Aim of the task> Could you write out all the records once more, exactly?

Task input>
________

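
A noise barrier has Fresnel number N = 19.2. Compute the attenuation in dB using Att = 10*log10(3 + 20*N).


3 + 20*N = 3 + 20*19.2 = 387
Att = 10*log10(387) = 25.877 dB


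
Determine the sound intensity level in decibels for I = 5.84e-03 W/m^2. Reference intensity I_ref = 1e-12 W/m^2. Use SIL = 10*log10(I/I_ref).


I / I_ref = 5.84e-03 / 1e-12 = 5.84e+09
SIL = 10 * log10(5.84e+09) = 97.664 dB


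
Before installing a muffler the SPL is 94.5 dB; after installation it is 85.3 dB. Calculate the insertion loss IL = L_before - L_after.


Insertion loss = SPL without muffler - SPL with muffler
IL = 94.5 - 85.3 = 9.2 dB


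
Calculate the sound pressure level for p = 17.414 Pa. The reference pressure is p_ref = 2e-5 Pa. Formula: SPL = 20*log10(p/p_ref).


p / p_ref = 17.414 / 2e-5 = 870700
SPL = 20 * log10(870700) = 118.8 dB


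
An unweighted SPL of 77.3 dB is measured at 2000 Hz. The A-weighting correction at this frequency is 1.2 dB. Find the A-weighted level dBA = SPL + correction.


A-weighting table: 2000 Hz -> 1.2 dB correction
SPL_A = SPL + correction = 77.3 + (1.2) = 78.5 dBA


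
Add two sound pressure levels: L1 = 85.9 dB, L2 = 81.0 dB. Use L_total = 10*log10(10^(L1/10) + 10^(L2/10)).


10^(85.9/10) = 3.89045e+08
10^(81.0/10) = 1.25893e+08
Sum = 3.89045e+08 + 1.25893e+08 = 5.14938e+08
L_total = 10*log10(5.14938e+08) = 87.118 dB


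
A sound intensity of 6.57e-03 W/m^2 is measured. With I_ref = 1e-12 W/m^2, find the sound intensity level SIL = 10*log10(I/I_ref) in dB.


I / I_ref = 6.57e-03 / 1e-12 = 6.57e+09
SIL = 10 * log10(6.57e+09) = 98.176 dB


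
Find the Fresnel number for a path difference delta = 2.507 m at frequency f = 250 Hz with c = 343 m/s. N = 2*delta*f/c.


N = 2*delta*f/c = 2*delta/lambda, where lambda = c/f
lambda = 343 / 250 = 1.372 m
N = 2 * 2.507 / 1.372 = 3.6545


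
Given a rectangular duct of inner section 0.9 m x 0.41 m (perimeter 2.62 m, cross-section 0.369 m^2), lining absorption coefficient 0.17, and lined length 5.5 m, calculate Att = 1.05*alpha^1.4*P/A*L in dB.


alpha^1.4 = 0.17^1.4 = 0.0836813
Attenuation rate = 1.05 * alpha^1.4 * P / A
= 1.05 * 0.0836813 * 2.62 / 0.369 = 0.623868 dB/m
Total Att = 0.623868 * 5.5 = 3.4313 dB


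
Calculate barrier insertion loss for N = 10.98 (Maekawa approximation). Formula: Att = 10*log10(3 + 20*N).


3 + 20*N = 3 + 20*10.98 = 222.6
Att = 10*log10(222.6) = 23.475 dB


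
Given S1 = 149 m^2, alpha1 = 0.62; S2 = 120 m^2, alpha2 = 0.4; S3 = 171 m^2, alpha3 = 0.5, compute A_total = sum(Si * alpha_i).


149 * 0.62 = 92.38
120 * 0.4 = 48
171 * 0.5 = 85.5
A_total = 92.38 + 48 + 85.5 = 225.88 m^2


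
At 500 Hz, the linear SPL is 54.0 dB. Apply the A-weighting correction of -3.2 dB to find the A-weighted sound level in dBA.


A-weighting table: 500 Hz -> -3.2 dB correction
SPL_A = SPL + correction = 54.0 + (-3.2) = 50.8 dBA


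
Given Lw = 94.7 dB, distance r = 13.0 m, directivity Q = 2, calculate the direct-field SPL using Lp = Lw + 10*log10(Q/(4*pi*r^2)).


4*pi*r^2 = 4*pi*13.0^2 = 2123.72 m^2
Q / (4*pi*r^2) = 2 / 2123.72 = 0.000941744
Lp = 94.7 + 10*log10(0.000941744) = 64.439 dB


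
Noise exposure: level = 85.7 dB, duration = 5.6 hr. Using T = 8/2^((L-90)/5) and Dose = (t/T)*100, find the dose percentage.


T_allowed = 8 / 2^((85.7 - 90)/5) = 14.5203 hr
Dose = 5.6 / 14.5203 * 100 = 38.567 %


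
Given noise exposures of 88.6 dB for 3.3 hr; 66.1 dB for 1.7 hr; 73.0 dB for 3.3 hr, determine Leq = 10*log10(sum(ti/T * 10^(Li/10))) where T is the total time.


T_total = 3.3 + 1.7 + 3.3 = 8.3 hr
(3.3/8.3) * 10^(88.6/10) = 2.88029e+08
(1.7/8.3) * 10^(66.1/10) = 834393
(3.3/8.3) * 10^(73.0/10) = 7.93297e+06
Sum = 2.88029e+08 + 834393 + 7.93297e+06 = 2.96796e+08
Leq = 10*log10(2.96796e+08) = 84.725 dB


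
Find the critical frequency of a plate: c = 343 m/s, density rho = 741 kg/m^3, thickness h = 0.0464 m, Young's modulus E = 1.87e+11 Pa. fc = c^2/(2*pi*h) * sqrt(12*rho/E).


12*rho/E = 12*741/1.87e+11 = 4.75508e-08
sqrt(12*rho/E) = sqrt(4.75508e-08) = 0.000218061
c^2/(2*pi*h) = 343^2/(2*pi*0.0464) = 403544
fc = 403544 * 0.000218061 = 87.997 Hz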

________

Result>
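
A noise barrier has Fresnel number N = 19.2. Compute the attenuation in dB using Att = 10*log10(3 + 20*N).


3 + 20*N = 3 + 20*19.2 = 387
Att = 10*log10(387) = 25.877 dB


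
Determine the sound intensity level in decibels for I = 5.84e-03 W/m^2. Reference intensity I_ref = 1e-12 W/m^2. Use SIL = 10*log10(I/I_ref).


I / I_ref = 5.84e-03 / 1e-12 = 5.84e+09
SIL = 10 * log10(5.84e+09) = 97.664 dB


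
Before installing a muffler the SPL is 94.5 dB; after installation it is 85.3 dB. Calculate the insertion loss IL = L_before - L_after.


Insertion loss = SPL without muffler - SPL with muffler
IL = 94.5 - 85.3 = 9.2 dB


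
Calculate the sound pressure level for p = 17.414 Pa. The reference pressure is p_ref = 2e-5 Pa. Formula: SPL = 20*log10(p/p_ref).


p / p_ref = 17.414 / 2e-5 = 870700
SPL = 20 * log10(870700) = 118.8 dB


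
An unweighted SPL of 77.3 dB is measured at 2000 Hz. The A-weighting correction at this frequency is 1.2 dB. Find the A-weighted level dBA = SPL + correction.


A-weighting table: 2000 Hz -> 1.2 dB correction
SPL_A = SPL + correction = 77.3 + (1.2) = 78.5 dBA


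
Add two sound pressure levels: L1 = 85.9 dB, L2 = 81.0 dB. Use L_total = 10*log10(10^(L1/10) + 10^(L2/10)).


10^(85.9/10) = 3.89045e+08
10^(81.0/10) = 1.25893e+08
Sum = 3.89045e+08 + 1.25893e+08 = 5.14938e+08
L_total = 10*log10(5.14938e+08) = 87.118 dB


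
A sound intensity of 6.57e-03 W/m^2 is measured. With I_ref = 1e-12 W/m^2, find the sound intensity level SIL = 10*log10(I/I_ref) in dB.


I / I_ref = 6.57e-03 / 1e-12 = 6.57e+09
SIL = 10 * log10(6.57e+09) = 98.176 dB


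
Find the Fresnel number for a path difference delta = 2.507 m at frequency f = 250 Hz with c = 343 m/s. N = 2*delta*f/c.


N = 2*delta*f/c = 2*delta/lambda, where lambda = c/f
lambda = 343 / 250 = 1.372 m
N = 2 * 2.507 / 1.372 = 3.6545


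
Given a rectangular duct of inner section 0.9 m x 0.41 m (perimeter 2.62 m, cross-section 0.369 m^2), lining absorption coefficient 0.17, and lined length 5.5 m, calculate Att = 1.05*alpha^1.4*P/A*L in dB.


alpha^1.4 = 0.17^1.4 = 0.0836813
Attenuation rate = 1.05 * alpha^1.4 * P / A
= 1.05 * 0.0836813 * 2.62 / 0.369 = 0.623868 dB/m
Total Att = 0.623868 * 5.5 = 3.4313 dB


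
Calculate barrier insertion loss for N = 10.98 (Maekawa approximation). Formula: Att = 10*log10(3 + 20*N).


3 + 20*N = 3 + 20*10.98 = 222.6
Att = 10*log10(222.6) = 23.475 dB


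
Given S1 = 149 m^2, alpha1 = 0.62; S2 = 120 m^2, alpha2 = 0.4; S3 = 171 m^2, alpha3 = 0.5, compute A_total = sum(Si * alpha_i).


149 * 0.62 = 92.38
120 * 0.4 = 48
171 * 0.5 = 85.5
A_total = 92.38 + 48 + 85.5 = 225.88 m^2


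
At 500 Hz, the linear SPL is 54.0 dB. Apply the A-weighting correction of -3.2 dB to find the A-weighted sound level in dBA.


A-weighting table: 500 Hz -> -3.2 dB correction
SPL_A = SPL + correction = 54.0 + (-3.2) = 50.8 dBA


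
Given Lw = 94.7 dB, distance r = 13.0 m, directivity Q = 2, calculate the direct-field SPL using Lp = Lw + 10*log10(Q/(4*pi*r^2)).


4*pi*r^2 = 4*pi*13.0^2 = 2123.72 m^2
Q / (4*pi*r^2) = 2 / 2123.72 = 0.000941744
Lp = 94.7 + 10*log10(0.000941744) = 64.439 dB


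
Noise exposure: level = 85.7 dB, duration = 5.6 hr. Using T = 8/2^((L-90)/5) and Dose = (t/T)*100, find the dose percentage.


T_allowed = 8 / 2^((85.7 - 90)/5) = 14.5203 hr
Dose = 5.6 / 14.5203 * 100 = 38.567 %


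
Given noise exposures of 88.6 dB for 3.3 hr; 66.1 dB for 1.7 hr; 73.0 dB for 3.3 hr, determine Leq = 10*log10(sum(ti/T * 10^(Li/10))) where T is the total time.


T_total = 3.3 + 1.7 + 3.3 = 8.3 hr
(3.3/8.3) * 10^(88.6/10) = 2.88029e+08
(1.7/8.3) * 10^(66.1/10) = 834393
(3.3/8.3) * 10^(73.0/10) = 7.93297e+06
Sum = 2.88029e+08 + 834393 + 7.93297e+06 = 2.96796e+08
Leq = 10*log10(2.96796e+08) = 84.725 dB


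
Find the critical frequency of a plate: c = 343 m/s, density rho = 741 kg/m^3, thickness h = 0.0464 m, Young's modulus E = 1.87e+11 Pa. fc = c^2/(2*pi*h) * sqrt(12*rho/E).


12*rho/E = 12*741/1.87e+11 = 4.75508e-08
sqrt(12*rho/E) = sqrt(4.75508e-08) = 0.000218061
c^2/(2*pi*h) = 343^2/(2*pi*0.0464) = 403544
fc = 403544 * 0.000218061 = 87.997 Hz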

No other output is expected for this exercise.